▶ _Description of the task_: Transcribe every line of the listing below without any deviation.

▶ _Entries provided_:
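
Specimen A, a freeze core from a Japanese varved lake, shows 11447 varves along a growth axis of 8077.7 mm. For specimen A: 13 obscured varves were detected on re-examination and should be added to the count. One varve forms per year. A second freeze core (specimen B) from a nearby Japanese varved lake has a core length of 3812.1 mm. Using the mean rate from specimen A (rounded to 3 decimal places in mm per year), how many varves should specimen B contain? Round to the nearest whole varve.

5407 varves

Specimen A: true varve count = 11447 + 13 = 11460.
A: Extension rate ≈ 8077.7 / 11460 = 0.705 mm/year.
Specimen B: 3812.1 mm / 0.705 mm per year = 5407.23 years ≈ 5407 varves.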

▶ _Response to the exercise_:
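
Specimen A, a freeze core from a Japanese varved lake, shows 11447 varves along a growth axis of 8077.7 mm. For specimen A: 13 obscured varves were detected on re-examination and should be added to the count. One varve forms per year. A second freeze core (specimen B) from a nearby Japanese varved lake has a core length of 3812.1 mm. Using the mean rate from specimen A (rounded to 3 decimal places in mm per year), how many varves should specimen B contain? Round to the nearest whole varve.

5407 varves

Specimen A: true varve count = 11447 + 13 = 11460.
A: Extension rate ≈ 8077.7 / 11460 = 0.705 mm/year.
Specimen B: 3812.1 mm / 0.705 mm per year = 5407.23 years ≈ 5407 varves.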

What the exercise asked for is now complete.